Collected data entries
....

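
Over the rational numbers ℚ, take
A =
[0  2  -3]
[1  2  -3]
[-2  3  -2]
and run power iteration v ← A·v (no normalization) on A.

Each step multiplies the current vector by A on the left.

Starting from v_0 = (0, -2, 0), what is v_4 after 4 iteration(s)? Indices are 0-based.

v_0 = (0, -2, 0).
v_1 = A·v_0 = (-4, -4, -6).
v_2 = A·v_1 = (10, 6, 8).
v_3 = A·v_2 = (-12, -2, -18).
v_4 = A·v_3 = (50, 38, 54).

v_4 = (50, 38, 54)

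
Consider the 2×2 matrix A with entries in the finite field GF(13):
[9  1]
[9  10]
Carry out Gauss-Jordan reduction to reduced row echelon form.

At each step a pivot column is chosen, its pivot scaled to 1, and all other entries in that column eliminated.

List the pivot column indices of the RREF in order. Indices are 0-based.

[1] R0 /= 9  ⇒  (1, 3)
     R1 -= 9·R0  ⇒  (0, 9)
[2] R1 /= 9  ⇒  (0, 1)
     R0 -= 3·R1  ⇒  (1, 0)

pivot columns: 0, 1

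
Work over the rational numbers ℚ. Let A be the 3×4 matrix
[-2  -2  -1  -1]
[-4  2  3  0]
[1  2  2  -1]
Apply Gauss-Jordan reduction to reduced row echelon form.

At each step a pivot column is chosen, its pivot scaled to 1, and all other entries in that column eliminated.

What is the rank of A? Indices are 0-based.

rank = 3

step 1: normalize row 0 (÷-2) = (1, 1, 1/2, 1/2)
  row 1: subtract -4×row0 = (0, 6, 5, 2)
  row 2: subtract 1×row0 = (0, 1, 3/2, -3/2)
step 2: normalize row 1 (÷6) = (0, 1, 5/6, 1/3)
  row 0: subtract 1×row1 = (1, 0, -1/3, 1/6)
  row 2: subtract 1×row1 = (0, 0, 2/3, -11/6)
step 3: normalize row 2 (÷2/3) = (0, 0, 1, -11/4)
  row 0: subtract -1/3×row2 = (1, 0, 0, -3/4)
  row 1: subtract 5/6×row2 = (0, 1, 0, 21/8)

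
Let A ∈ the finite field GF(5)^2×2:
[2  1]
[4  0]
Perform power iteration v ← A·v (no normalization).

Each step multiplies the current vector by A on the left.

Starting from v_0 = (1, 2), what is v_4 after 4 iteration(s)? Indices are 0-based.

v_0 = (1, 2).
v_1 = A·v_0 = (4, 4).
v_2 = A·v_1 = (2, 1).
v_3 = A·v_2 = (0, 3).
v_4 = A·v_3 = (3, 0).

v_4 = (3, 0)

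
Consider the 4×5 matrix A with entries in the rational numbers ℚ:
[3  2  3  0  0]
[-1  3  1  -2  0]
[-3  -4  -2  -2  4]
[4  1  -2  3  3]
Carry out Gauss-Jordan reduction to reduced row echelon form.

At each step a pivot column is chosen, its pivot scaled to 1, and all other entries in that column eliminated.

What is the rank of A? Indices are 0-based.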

....

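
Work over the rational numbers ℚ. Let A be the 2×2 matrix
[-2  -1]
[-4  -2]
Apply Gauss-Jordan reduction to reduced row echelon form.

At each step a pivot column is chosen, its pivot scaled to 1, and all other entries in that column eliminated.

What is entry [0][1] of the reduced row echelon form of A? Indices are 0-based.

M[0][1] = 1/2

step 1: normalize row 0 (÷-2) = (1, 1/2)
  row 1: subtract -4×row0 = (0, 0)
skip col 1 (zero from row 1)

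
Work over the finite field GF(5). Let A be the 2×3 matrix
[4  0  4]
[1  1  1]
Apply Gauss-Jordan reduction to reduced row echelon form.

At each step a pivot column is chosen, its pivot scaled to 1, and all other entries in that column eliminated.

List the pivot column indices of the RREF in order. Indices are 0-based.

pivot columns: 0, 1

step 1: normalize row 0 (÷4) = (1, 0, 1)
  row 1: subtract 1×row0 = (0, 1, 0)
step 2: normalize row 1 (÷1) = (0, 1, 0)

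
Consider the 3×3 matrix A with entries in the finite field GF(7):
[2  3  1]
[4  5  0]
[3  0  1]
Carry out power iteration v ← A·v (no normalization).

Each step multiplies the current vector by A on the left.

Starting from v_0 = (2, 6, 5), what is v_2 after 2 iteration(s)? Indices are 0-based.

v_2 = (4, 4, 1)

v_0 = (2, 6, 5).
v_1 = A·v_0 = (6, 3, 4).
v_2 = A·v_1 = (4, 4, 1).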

....

## What you will do
Across the data, pull every line containing the string "power".

## Answer to this problem
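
and run power iteration v ← A·v (no normalization) on A.
Perform power iteration v ← A·v (no normalization).
Carry out power iteration v ← A·v (no normalization).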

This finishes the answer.